Content starts
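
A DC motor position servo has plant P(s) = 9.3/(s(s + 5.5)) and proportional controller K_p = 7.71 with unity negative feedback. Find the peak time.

T_p = 0.392 s

The closed-loop denominator s² + 5.5s + 71.7 gives ω_n = √71.7 = 8.468 and ζ = 5.5/(2ω_n) = 0.3248.
Damped frequency ω_d = ω_n√(1−ζ²) = 8.009 rad/s, so peak time T_p = π/ω_d = 0.392 s.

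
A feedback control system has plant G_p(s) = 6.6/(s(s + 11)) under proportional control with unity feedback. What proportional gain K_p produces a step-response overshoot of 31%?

K_p = 37.6

From %OS = 100·exp(−πζ/√(1−ζ²)) = 31%, ζ = −ln(0.31)/√(π²+ln²(0.31)) = 0.3493.
Characteristic equation s² + 11s + 6.6K_p = 0 gives ζ = 11/(2√(6.6K_p)).
Setting ζ = 0.3493: √(6.6K_p) = 11/(2·0.3493) = 15.75, so K_p = 247.9/6.6 = 37.6.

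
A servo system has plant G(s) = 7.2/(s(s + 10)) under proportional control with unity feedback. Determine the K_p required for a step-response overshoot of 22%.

From %OS = 100·exp(−πζ/√(1−ζ²)) = 22%, ζ = −ln(0.22)/√(π²+ln²(0.22)) = 0.4342.
Characteristic equation s² + 10s + 7.2K_p = 0 gives ζ = 10/(2√(7.2K_p)).
Setting ζ = 0.4342: √(7.2K_p) = 10/(2·0.4342) = 11.52, so K_p = 132.6/7.2 = 18.4.

K_p = 18.4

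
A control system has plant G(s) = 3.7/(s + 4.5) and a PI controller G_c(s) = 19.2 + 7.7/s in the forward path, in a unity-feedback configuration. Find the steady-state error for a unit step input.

The open loop G_c(s)G(s) has a pole at the origin (type 1), so the static position error constant is infinite and e_ss = 1/(1+∞) = 0.

0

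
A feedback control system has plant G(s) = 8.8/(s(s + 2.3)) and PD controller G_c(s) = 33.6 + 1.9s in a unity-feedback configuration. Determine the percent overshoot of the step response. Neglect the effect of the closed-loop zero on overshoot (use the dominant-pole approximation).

Forward path: (33.6 + 1.9s)·8.8/(s(s+2.3)). The closed-loop characteristic equation is s² + (2.3 + 8.8·1.9)s + 8.8·33.6 = 0.
That is s² + 19.02s + 295.7 = 0, so ω_n = 17.2 rad/s and ζ = 19.02/(2·17.2) = 0.5531.
%OS = 100·exp(−πζ/√(1−ζ²)) = 12.4%.

12.4%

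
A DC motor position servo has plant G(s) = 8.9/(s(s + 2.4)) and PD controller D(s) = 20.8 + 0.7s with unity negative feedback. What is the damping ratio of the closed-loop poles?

Forward path: (20.8 + 0.7s)·8.9/(s(s+2.4)). The closed-loop characteristic equation is s² + (2.4 + 8.9·0.7)s + 8.9·20.8 = 0.
That is s² + 8.63s + 185.1 = 0, so ω_n = 13.61 rad/s and ζ = 8.63/(2·13.61) = 0.3171.

ζ = 0.317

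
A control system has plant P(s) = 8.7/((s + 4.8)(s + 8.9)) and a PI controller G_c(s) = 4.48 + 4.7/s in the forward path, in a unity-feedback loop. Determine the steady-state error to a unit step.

0

The open loop G_c(s)P(s) has a pole at the origin (type 1), so the static position error constant is infinite and e_ss = 1/(1+∞) = 0.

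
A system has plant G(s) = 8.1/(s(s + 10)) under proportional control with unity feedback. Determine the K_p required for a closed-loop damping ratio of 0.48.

K_p = 13.4

Closed-loop characteristic equation: s² + 10s + K_p·8.1 = 0.
So ω_n = √(8.1K_p) and 2ζω_n = 10, giving ζ = 10/(2√(8.1K_p)).
Setting ζ = 0.48: √(8.1K_p) = 10/(2·0.48) = 10.42, so K_p = 108.5/8.1 = 13.4.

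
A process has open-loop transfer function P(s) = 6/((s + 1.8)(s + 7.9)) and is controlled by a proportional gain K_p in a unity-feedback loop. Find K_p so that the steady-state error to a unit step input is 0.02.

The loop is type 0, so e_ss(step) = 1/(1 + K_pos) with K_pos = K_p·P(0).
P(0) = 0.4219. Require 1/(1 + K_p·0.4219) = 0.02, so 1 + 0.4219·K_p = 50.
K_p = (50 − 1)/0.4219 = 116.

K_p = 116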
Content ends
*Task statement:*
Please return exactly the lines from the one containing "A system has" through the end of the entries above, adding no other line.

*Exercise response:*
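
A system has plant G(s) = 8.1/(s(s + 10)) under proportional control with unity feedback. Determine the K_p required for a closed-loop damping ratio of 0.48.

K_p = 13.4

Closed-loop characteristic equation: s² + 10s + K_p·8.1 = 0.
So ω_n = √(8.1K_p) and 2ζω_n = 10, giving ζ = 10/(2√(8.1K_p)).
Setting ζ = 0.48: √(8.1K_p) = 10/(2·0.48) = 10.42, so K_p = 108.5/8.1 = 13.4.

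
A process has open-loop transfer function P(s) = 6/((s + 1.8)(s + 7.9)) and is controlled by a proportional gain K_p in a unity-feedback loop. Find K_p so that the steady-state error to a unit step input is 0.02.

The loop is type 0, so e_ss(step) = 1/(1 + K_pos) with K_pos = K_p·P(0).
P(0) = 0.4219. Require 1/(1 + K_p·0.4219) = 0.02, so 1 + 0.4219·K_p = 50.
K_p = (50 − 1)/0.4219 = 116.

K_p = 116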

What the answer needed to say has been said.